# PROBLEM TO WORK ON
The answer must be every line of the records in which the string "estate" appears.

# SUPPLIED RECORDS
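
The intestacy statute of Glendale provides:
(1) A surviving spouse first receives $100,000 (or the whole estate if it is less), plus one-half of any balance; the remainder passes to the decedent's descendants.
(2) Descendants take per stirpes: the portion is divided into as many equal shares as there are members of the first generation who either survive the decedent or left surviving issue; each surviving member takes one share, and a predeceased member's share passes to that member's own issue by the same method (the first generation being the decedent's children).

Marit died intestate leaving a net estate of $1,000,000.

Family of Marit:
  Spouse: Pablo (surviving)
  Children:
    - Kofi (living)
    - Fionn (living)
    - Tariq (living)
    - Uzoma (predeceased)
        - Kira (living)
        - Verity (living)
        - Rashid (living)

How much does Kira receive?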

# WRITTEN REPLY
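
(1) A surviving spouse first receives $100,000 (or the whole estate if it is less), plus one-half of any balance; the remainder passes to the decedent's descendants.
Marit died intestate leaving a net estate of $1,000,000.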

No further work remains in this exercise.